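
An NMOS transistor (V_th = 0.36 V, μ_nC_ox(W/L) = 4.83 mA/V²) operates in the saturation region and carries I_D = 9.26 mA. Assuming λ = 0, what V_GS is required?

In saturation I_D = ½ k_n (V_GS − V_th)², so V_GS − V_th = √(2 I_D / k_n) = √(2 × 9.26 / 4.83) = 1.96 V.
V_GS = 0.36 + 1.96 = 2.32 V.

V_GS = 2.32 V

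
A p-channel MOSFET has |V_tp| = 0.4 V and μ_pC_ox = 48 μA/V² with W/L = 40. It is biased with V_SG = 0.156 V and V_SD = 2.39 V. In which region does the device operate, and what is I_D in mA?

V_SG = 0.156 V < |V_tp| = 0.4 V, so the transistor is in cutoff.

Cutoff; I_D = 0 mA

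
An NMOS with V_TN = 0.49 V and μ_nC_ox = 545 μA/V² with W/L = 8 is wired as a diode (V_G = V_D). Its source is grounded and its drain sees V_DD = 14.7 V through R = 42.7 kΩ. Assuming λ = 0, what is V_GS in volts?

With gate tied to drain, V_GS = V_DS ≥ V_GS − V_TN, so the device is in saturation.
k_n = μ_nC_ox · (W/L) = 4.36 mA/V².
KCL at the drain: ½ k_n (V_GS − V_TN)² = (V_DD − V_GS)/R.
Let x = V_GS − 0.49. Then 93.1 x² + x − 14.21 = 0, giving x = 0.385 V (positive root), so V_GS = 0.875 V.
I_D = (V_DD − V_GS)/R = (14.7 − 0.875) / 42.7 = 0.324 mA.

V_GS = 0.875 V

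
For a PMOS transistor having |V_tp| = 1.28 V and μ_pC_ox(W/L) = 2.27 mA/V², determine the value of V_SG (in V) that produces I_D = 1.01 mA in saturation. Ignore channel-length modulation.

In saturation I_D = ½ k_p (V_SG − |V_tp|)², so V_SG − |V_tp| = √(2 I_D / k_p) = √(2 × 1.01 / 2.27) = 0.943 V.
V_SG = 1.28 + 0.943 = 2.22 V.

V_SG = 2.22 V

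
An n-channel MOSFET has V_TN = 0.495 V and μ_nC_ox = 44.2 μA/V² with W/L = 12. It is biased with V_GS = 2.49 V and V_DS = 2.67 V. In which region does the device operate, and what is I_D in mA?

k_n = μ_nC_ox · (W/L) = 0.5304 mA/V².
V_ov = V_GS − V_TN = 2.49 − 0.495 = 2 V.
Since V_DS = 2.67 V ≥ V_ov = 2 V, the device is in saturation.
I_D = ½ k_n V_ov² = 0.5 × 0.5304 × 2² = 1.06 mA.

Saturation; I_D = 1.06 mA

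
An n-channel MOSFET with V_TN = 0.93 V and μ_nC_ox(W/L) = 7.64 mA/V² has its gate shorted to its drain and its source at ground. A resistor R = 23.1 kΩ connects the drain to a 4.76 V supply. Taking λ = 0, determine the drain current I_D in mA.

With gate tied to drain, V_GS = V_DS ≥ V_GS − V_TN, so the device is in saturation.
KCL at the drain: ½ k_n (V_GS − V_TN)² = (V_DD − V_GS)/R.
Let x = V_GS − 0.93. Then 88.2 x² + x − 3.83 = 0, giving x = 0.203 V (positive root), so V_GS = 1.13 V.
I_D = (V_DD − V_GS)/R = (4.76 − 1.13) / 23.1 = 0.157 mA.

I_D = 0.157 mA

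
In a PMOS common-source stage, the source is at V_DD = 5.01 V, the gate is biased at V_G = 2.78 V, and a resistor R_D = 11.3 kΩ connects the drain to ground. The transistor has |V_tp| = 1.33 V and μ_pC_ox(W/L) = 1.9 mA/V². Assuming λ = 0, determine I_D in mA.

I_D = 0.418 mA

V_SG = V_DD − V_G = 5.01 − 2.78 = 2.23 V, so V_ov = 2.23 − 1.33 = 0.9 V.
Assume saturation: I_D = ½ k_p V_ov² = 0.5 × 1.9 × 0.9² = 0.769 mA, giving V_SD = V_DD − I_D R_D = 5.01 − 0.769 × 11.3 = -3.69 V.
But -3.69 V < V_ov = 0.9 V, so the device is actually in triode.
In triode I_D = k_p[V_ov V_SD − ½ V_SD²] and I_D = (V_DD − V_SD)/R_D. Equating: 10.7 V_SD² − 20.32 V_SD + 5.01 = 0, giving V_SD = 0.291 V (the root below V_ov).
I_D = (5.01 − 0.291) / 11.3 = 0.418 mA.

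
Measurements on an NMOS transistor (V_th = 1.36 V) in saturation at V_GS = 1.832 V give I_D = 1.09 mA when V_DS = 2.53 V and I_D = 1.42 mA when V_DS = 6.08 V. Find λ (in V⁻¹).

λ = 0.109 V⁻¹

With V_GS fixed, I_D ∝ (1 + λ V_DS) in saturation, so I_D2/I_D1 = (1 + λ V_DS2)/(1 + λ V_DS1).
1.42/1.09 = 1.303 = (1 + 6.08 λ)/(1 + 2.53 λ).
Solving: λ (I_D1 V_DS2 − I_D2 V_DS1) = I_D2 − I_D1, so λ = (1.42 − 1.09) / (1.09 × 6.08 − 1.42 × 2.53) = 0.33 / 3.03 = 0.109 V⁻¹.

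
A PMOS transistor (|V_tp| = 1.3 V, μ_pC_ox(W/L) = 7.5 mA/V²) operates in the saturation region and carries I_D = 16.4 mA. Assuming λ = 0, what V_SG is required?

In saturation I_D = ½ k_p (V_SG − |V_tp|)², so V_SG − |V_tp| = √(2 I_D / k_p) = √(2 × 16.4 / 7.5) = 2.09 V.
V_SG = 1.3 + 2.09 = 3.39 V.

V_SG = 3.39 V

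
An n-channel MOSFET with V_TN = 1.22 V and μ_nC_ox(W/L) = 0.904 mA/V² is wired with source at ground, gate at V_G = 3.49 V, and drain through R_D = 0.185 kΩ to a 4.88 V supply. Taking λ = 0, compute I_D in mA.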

## Work instructions
Copy out the material, keeping every line exactly as it is.

## Solution
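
An NMOS transistor (V_th = 0.36 V, μ_nC_ox(W/L) = 4.83 mA/V²) operates in the saturation region and carries I_D = 9.26 mA. Assuming λ = 0, what V_GS is required?

In saturation I_D = ½ k_n (V_GS − V_th)², so V_GS − V_th = √(2 I_D / k_n) = √(2 × 9.26 / 4.83) = 1.96 V.
V_GS = 0.36 + 1.96 = 2.32 V.

V_GS = 2.32 V

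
A p-channel MOSFET has |V_tp| = 0.4 V and μ_pC_ox = 48 μA/V² with W/L = 40. It is biased with V_SG = 0.156 V and V_SD = 2.39 V. In which region does the device operate, and what is I_D in mA?

V_SG = 0.156 V < |V_tp| = 0.4 V, so the transistor is in cutoff.

Cutoff; I_D = 0 mA

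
An NMOS with V_TN = 0.49 V and μ_nC_ox = 545 μA/V² with W/L = 8 is wired as a diode (V_G = V_D). Its source is grounded and its drain sees V_DD = 14.7 V through R = 42.7 kΩ. Assuming λ = 0, what is V_GS in volts?

With gate tied to drain, V_GS = V_DS ≥ V_GS − V_TN, so the device is in saturation.
k_n = μ_nC_ox · (W/L) = 4.36 mA/V².
KCL at the drain: ½ k_n (V_GS − V_TN)² = (V_DD − V_GS)/R.
Let x = V_GS − 0.49. Then 93.1 x² + x − 14.21 = 0, giving x = 0.385 V (positive root), so V_GS = 0.875 V.
I_D = (V_DD − V_GS)/R = (14.7 − 0.875) / 42.7 = 0.324 mA.

V_GS = 0.875 V

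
For a PMOS transistor having |V_tp| = 1.28 V and μ_pC_ox(W/L) = 2.27 mA/V², determine the value of V_SG (in V) that produces I_D = 1.01 mA in saturation. Ignore channel-length modulation.

In saturation I_D = ½ k_p (V_SG − |V_tp|)², so V_SG − |V_tp| = √(2 I_D / k_p) = √(2 × 1.01 / 2.27) = 0.943 V.
V_SG = 1.28 + 0.943 = 2.22 V.

V_SG = 2.22 V

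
An n-channel MOSFET has V_TN = 0.495 V and μ_nC_ox = 44.2 μA/V² with W/L = 12. It is biased with V_GS = 2.49 V and V_DS = 2.67 V. In which region does the device operate, and what is I_D in mA?

k_n = μ_nC_ox · (W/L) = 0.5304 mA/V².
V_ov = V_GS − V_TN = 2.49 − 0.495 = 2 V.
Since V_DS = 2.67 V ≥ V_ov = 2 V, the device is in saturation.
I_D = ½ k_n V_ov² = 0.5 × 0.5304 × 2² = 1.06 mA.

Saturation; I_D = 1.06 mA

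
An n-channel MOSFET with V_TN = 0.93 V and μ_nC_ox(W/L) = 7.64 mA/V² has its gate shorted to its drain and its source at ground. A resistor R = 23.1 kΩ connects the drain to a 4.76 V supply. Taking λ = 0, determine the drain current I_D in mA.

With gate tied to drain, V_GS = V_DS ≥ V_GS − V_TN, so the device is in saturation.
KCL at the drain: ½ k_n (V_GS − V_TN)² = (V_DD − V_GS)/R.
Let x = V_GS − 0.93. Then 88.2 x² + x − 3.83 = 0, giving x = 0.203 V (positive root), so V_GS = 1.13 V.
I_D = (V_DD − V_GS)/R = (4.76 − 1.13) / 23.1 = 0.157 mA.

I_D = 0.157 mA

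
In a PMOS common-source stage, the source is at V_DD = 5.01 V, the gate is biased at V_G = 2.78 V, and a resistor R_D = 11.3 kΩ connects the drain to ground. The transistor has |V_tp| = 1.33 V and μ_pC_ox(W/L) = 1.9 mA/V². Assuming λ = 0, determine I_D in mA.

I_D = 0.418 mA

V_SG = V_DD − V_G = 5.01 − 2.78 = 2.23 V, so V_ov = 2.23 − 1.33 = 0.9 V.
Assume saturation: I_D = ½ k_p V_ov² = 0.5 × 1.9 × 0.9² = 0.769 mA, giving V_SD = V_DD − I_D R_D = 5.01 − 0.769 × 11.3 = -3.69 V.
But -3.69 V < V_ov = 0.9 V, so the device is actually in triode.
In triode I_D = k_p[V_ov V_SD − ½ V_SD²] and I_D = (V_DD − V_SD)/R_D. Equating: 10.7 V_SD² − 20.32 V_SD + 5.01 = 0, giving V_SD = 0.291 V (the root below V_ov).
I_D = (5.01 − 0.291) / 11.3 = 0.418 mA.

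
Measurements on an NMOS transistor (V_th = 1.36 V) in saturation at V_GS = 1.832 V give I_D = 1.09 mA when V_DS = 2.53 V and I_D = 1.42 mA when V_DS = 6.08 V. Find λ (in V⁻¹).

λ = 0.109 V⁻¹

With V_GS fixed, I_D ∝ (1 + λ V_DS) in saturation, so I_D2/I_D1 = (1 + λ V_DS2)/(1 + λ V_DS1).
1.42/1.09 = 1.303 = (1 + 6.08 λ)/(1 + 2.53 λ).
Solving: λ (I_D1 V_DS2 − I_D2 V_DS1) = I_D2 − I_D1, so λ = (1.42 − 1.09) / (1.09 × 6.08 − 1.42 × 2.53) = 0.33 / 3.03 = 0.109 V⁻¹.

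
A PMOS transistor (|V_tp| = 1.3 V, μ_pC_ox(W/L) = 7.5 mA/V²) operates in the saturation region and carries I_D = 16.4 mA. Assuming λ = 0, what V_SG is required?

In saturation I_D = ½ k_p (V_SG − |V_tp|)², so V_SG − |V_tp| = √(2 I_D / k_p) = √(2 × 16.4 / 7.5) = 2.09 V.
V_SG = 1.3 + 2.09 = 3.39 V.

V_SG = 3.39 V

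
An n-channel MOSFET with V_TN = 1.22 V and μ_nC_ox(W/L) = 0.904 mA/V² is wired with source at ground, gate at V_G = 3.49 V, and drain through R_D = 0.185 kΩ to a 4.88 V supply. Taking λ = 0, compute I_D in mA.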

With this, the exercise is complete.